Dataset excerpts -
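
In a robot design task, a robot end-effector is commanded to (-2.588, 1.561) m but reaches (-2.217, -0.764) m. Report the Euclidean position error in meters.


dx = -2.217 - (-2.588) = 0.3710, dy = -0.764 - (1.561) = -2.3250
err = sqrt(0.137641 + 5.405625) = 2.3544

2.3544 m


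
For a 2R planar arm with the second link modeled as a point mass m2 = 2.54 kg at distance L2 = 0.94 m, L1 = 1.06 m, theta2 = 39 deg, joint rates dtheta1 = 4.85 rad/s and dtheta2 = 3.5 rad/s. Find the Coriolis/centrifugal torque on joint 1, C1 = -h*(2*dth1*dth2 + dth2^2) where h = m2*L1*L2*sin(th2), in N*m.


h = m2*L1*L2*sin(th2) = 2.54*1.06*0.94*sin(39 deg) = 1.592719
C1 = -h*(2*4.85*3.5 + 3.5^2) = -1.592719*46.2000 = -73.5836

-73.5836 N*m


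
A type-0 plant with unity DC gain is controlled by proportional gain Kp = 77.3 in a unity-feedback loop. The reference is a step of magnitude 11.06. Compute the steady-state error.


e_ss = R/(1 + Kp) = 11.06/(1 + 77.3) = 11.06/78.3000 = 0.1413

0.1413


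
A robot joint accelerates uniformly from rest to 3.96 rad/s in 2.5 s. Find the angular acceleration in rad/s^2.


alpha = delta_omega / t = 3.96 / 2.5 = 1.5840

1.5840 rad/s^2


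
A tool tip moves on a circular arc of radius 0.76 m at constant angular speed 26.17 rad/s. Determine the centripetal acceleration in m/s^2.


a_c = omega^2 * r = 26.17^2 * 0.76 = 520.5004

520.5004 m/s^2


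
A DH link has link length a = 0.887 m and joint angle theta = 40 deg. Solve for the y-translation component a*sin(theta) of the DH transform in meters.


a*sin(theta) = 0.887*sin(40 deg) = 0.5702

0.5702 m


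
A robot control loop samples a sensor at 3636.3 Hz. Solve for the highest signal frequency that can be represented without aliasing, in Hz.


f_max = f_s/2 = 3636.3/2 = 1818.1500

1818.1500 Hz


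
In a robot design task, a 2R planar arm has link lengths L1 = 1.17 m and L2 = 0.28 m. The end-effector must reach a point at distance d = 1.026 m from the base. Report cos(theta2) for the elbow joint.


cos(th2) = (d^2 - L1^2 - L2^2)/(2*L1*L2) = (1.026^2 - 1.17^2 - 0.28^2)/(2*1.17*0.28) = -0.6023

-0.6023


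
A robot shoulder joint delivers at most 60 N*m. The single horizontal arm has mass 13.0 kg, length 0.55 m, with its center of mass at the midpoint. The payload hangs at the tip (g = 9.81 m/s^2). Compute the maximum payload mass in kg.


tau_arm = m_arm*g*(L/2) = 13.0*9.81*0.55/2 = 35.0708 N*m
tau_payload = tau_max - tau_arm = 60 - 35.0708 = 24.9292
m_payload = tau_payload / (g*L) = 24.9292 / (9.81*0.55) = 4.6204

4.6204 kg


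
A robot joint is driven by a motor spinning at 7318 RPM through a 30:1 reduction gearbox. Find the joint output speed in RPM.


omega_joint = omega_motor / N = 7318 / 30 = 243.9333

243.9333 RPM


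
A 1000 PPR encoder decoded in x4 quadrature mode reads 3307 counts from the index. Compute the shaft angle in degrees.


angle = counts * 360 / (PPR*4) = 3307 * 360 / 4000 = 297.6300

297.6300 degrees


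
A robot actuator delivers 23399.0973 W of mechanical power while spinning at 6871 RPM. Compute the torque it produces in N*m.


omega = 6871 * 2*pi/60 = 719.529437 rad/s
tau = P / omega = 23399.0973 / 719.529437 = 32.5200

32.5200 N*m


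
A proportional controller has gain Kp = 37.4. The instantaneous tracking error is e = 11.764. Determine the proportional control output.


u_P = Kp * e = 37.4 * 11.764 = 439.9736

439.9736


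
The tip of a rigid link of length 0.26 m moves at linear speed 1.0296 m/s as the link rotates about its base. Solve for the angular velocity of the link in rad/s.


omega = v / L = 1.0296 / 0.26 = 3.9600

3.9600 rad/s


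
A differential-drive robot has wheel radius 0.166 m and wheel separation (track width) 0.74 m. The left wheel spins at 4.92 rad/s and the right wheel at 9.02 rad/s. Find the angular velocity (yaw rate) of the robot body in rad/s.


omega = r*(wR - wL)/L = 0.166*(9.02 - (4.92))/0.74 = 0.9197

0.9197 rad/s


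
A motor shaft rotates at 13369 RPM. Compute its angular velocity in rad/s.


omega = 13369 * 2*pi/60 = 1399.9984

1399.9984 rad/s


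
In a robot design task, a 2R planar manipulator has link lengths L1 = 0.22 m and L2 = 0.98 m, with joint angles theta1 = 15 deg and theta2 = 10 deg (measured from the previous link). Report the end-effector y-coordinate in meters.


y = L1*sin(th1) + L2*sin(th1+th2) = 0.22*sin(15 deg) + 0.98*sin(25 deg) = 0.4711

0.4711 m


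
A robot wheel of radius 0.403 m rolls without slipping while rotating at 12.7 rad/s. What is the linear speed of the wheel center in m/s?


v = omega * r = 12.7 * 0.403 = 5.1181

5.1181 m/s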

Work instructions -
Write out every entry verbatim.

Result for this task -
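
In a robot design task, a robot end-effector is commanded to (-2.588, 1.561) m but reaches (-2.217, -0.764) m. Report the Euclidean position error in meters.


dx = -2.217 - (-2.588) = 0.3710, dy = -0.764 - (1.561) = -2.3250
err = sqrt(0.137641 + 5.405625) = 2.3544

2.3544 m


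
For a 2R planar arm with the second link modeled as a point mass m2 = 2.54 kg at distance L2 = 0.94 m, L1 = 1.06 m, theta2 = 39 deg, joint rates dtheta1 = 4.85 rad/s and dtheta2 = 3.5 rad/s. Find the Coriolis/centrifugal torque on joint 1, C1 = -h*(2*dth1*dth2 + dth2^2) where h = m2*L1*L2*sin(th2), in N*m.


h = m2*L1*L2*sin(th2) = 2.54*1.06*0.94*sin(39 deg) = 1.592719
C1 = -h*(2*4.85*3.5 + 3.5^2) = -1.592719*46.2000 = -73.5836

-73.5836 N*m


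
A type-0 plant with unity DC gain is controlled by proportional gain Kp = 77.3 in a unity-feedback loop. The reference is a step of magnitude 11.06. Compute the steady-state error.


e_ss = R/(1 + Kp) = 11.06/(1 + 77.3) = 11.06/78.3000 = 0.1413

0.1413


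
A robot joint accelerates uniformly from rest to 3.96 rad/s in 2.5 s. Find the angular acceleration in rad/s^2.


alpha = delta_omega / t = 3.96 / 2.5 = 1.5840

1.5840 rad/s^2


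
A tool tip moves on a circular arc of radius 0.76 m at constant angular speed 26.17 rad/s. Determine the centripetal acceleration in m/s^2.


a_c = omega^2 * r = 26.17^2 * 0.76 = 520.5004

520.5004 m/s^2


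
A DH link has link length a = 0.887 m and joint angle theta = 40 deg. Solve for the y-translation component a*sin(theta) of the DH transform in meters.


a*sin(theta) = 0.887*sin(40 deg) = 0.5702

0.5702 m


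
A robot control loop samples a sensor at 3636.3 Hz. Solve for the highest signal frequency that can be represented without aliasing, in Hz.


f_max = f_s/2 = 3636.3/2 = 1818.1500

1818.1500 Hz


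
In a robot design task, a 2R planar arm has link lengths L1 = 1.17 m and L2 = 0.28 m. The end-effector must reach a point at distance d = 1.026 m from the base. Report cos(theta2) for the elbow joint.


cos(th2) = (d^2 - L1^2 - L2^2)/(2*L1*L2) = (1.026^2 - 1.17^2 - 0.28^2)/(2*1.17*0.28) = -0.6023

-0.6023


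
A robot shoulder joint delivers at most 60 N*m. The single horizontal arm has mass 13.0 kg, length 0.55 m, with its center of mass at the midpoint. The payload hangs at the tip (g = 9.81 m/s^2). Compute the maximum payload mass in kg.


tau_arm = m_arm*g*(L/2) = 13.0*9.81*0.55/2 = 35.0708 N*m
tau_payload = tau_max - tau_arm = 60 - 35.0708 = 24.9292
m_payload = tau_payload / (g*L) = 24.9292 / (9.81*0.55) = 4.6204

4.6204 kg


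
A robot joint is driven by a motor spinning at 7318 RPM through a 30:1 reduction gearbox. Find the joint output speed in RPM.


omega_joint = omega_motor / N = 7318 / 30 = 243.9333

243.9333 RPM


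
A 1000 PPR encoder decoded in x4 quadrature mode reads 3307 counts from the index. Compute the shaft angle in degrees.


angle = counts * 360 / (PPR*4) = 3307 * 360 / 4000 = 297.6300

297.6300 degrees


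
A robot actuator delivers 23399.0973 W of mechanical power while spinning at 6871 RPM. Compute the torque it produces in N*m.


omega = 6871 * 2*pi/60 = 719.529437 rad/s
tau = P / omega = 23399.0973 / 719.529437 = 32.5200

32.5200 N*m


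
A proportional controller has gain Kp = 37.4. The instantaneous tracking error is e = 11.764. Determine the proportional control output.


u_P = Kp * e = 37.4 * 11.764 = 439.9736

439.9736


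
The tip of a rigid link of length 0.26 m moves at linear speed 1.0296 m/s as the link rotates about its base. Solve for the angular velocity of the link in rad/s.


omega = v / L = 1.0296 / 0.26 = 3.9600

3.9600 rad/s


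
A differential-drive robot has wheel radius 0.166 m and wheel separation (track width) 0.74 m. The left wheel spins at 4.92 rad/s and the right wheel at 9.02 rad/s. Find the angular velocity (yaw rate) of the robot body in rad/s.


omega = r*(wR - wL)/L = 0.166*(9.02 - (4.92))/0.74 = 0.9197

0.9197 rad/s


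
A motor shaft rotates at 13369 RPM. Compute its angular velocity in rad/s.


omega = 13369 * 2*pi/60 = 1399.9984

1399.9984 rad/s


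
In a robot design task, a 2R planar manipulator has link lengths L1 = 0.22 m and L2 = 0.98 m, with joint angles theta1 = 15 deg and theta2 = 10 deg (measured from the previous link). Report the end-effector y-coordinate in meters.


y = L1*sin(th1) + L2*sin(th1+th2) = 0.22*sin(15 deg) + 0.98*sin(25 deg) = 0.4711

0.4711 m


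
A robot wheel of radius 0.403 m rolls without slipping while rotating at 12.7 rad/s. What is the linear speed of the wheel center in m/s?


v = omega * r = 12.7 * 0.403 = 5.1181

5.1181 m/s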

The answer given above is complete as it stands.